##### Provided records

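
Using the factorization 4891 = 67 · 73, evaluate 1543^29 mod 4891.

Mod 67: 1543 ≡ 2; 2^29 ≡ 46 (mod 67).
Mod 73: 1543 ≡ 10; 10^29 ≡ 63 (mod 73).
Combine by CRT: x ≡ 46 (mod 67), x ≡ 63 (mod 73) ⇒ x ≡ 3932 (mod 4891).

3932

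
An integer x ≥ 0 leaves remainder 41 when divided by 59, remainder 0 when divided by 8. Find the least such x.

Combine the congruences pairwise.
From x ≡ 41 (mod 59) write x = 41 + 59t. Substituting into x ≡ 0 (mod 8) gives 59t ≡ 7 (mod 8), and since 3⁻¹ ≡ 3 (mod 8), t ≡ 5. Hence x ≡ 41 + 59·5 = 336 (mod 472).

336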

##########
##### Provided records

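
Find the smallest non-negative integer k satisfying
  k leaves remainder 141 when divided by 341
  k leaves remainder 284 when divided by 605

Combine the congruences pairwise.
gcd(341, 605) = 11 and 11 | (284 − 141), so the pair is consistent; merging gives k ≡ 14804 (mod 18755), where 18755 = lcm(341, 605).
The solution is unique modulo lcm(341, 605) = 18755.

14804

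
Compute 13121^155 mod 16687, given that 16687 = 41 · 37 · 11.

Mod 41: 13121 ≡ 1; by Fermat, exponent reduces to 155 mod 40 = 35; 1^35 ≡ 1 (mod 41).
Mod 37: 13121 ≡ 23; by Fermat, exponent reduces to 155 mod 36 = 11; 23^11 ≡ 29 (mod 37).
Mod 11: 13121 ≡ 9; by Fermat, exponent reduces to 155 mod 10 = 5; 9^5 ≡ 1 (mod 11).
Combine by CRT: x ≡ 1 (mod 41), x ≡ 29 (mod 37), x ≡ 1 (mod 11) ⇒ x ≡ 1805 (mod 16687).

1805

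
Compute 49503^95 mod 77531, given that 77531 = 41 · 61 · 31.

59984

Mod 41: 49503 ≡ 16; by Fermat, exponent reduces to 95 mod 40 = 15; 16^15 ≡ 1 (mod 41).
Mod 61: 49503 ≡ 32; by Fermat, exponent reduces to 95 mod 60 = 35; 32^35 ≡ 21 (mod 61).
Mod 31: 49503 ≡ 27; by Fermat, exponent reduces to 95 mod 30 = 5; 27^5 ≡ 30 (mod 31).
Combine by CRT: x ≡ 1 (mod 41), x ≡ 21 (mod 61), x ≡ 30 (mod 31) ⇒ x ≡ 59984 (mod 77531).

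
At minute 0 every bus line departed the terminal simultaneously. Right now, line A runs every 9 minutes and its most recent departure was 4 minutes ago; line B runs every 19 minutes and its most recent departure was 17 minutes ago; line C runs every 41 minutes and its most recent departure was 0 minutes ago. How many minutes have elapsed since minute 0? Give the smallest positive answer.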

##########

## Problem to solve
What lines in the entries contain "smallest"? Report each one by copying it.

## Your solution
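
Find the smallest non-negative integer k satisfying
At minute 0 every bus line departed the terminal simultaneously. Right now, line A runs every 9 minutes and its most recent departure was 4 minutes ago; line B runs every 19 minutes and its most recent departure was 17 minutes ago; line C runs every 41 minutes and its most recent departure was 0 minutes ago. How many minutes have elapsed since minute 0? Give the smallest positive answer.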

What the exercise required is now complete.